## WHAT YOU WILL DO
The answer must repeat each line of the material exactly.
━━ GIVEN ENTRIES ━━
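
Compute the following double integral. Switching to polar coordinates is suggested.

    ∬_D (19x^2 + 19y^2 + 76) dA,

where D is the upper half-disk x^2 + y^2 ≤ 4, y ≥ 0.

The region D is 0 ≤ r ≤ 2, 0 ≤ θ ≤ π in polar coordinates, where x = r cos(θ), y = r sin(θ), and dA = r dr dθ.

Under the substitution, the integrand becomes 19r^2 + 76, so

    ∬_D (19x^2 + 19y^2 + 76) dA = ∫_{0}^{π} ∫_{0}^{2} (19r^2 + 76) · r dr dθ.

Inner integral (in r): ∫_{0}^{2} (19r^2 + 76) · r dr = 228.

Outer integral (in θ): ∫_{0}^{π} (228) dθ = 228π.

Therefore ∬_D (19x^2 + 19y^2 + 76) dA = 228π.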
━━━
## OUTPUT FOR THIS TASK
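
Compute the following double integral. Switching to polar coordinates is suggested.

    ∬_D (19x^2 + 19y^2 + 76) dA,

where D is the upper half-disk x^2 + y^2 ≤ 4, y ≥ 0.

The region D is 0 ≤ r ≤ 2, 0 ≤ θ ≤ π in polar coordinates, where x = r cos(θ), y = r sin(θ), and dA = r dr dθ.

Under the substitution, the integrand becomes 19r^2 + 76, so

    ∬_D (19x^2 + 19y^2 + 76) dA = ∫_{0}^{π} ∫_{0}^{2} (19r^2 + 76) · r dr dθ.

Inner integral (in r): ∫_{0}^{2} (19r^2 + 76) · r dr = 228.

Outer integral (in θ): ∫_{0}^{π} (228) dθ = 228π.

Therefore ∬_D (19x^2 + 19y^2 + 76) dA = 228π.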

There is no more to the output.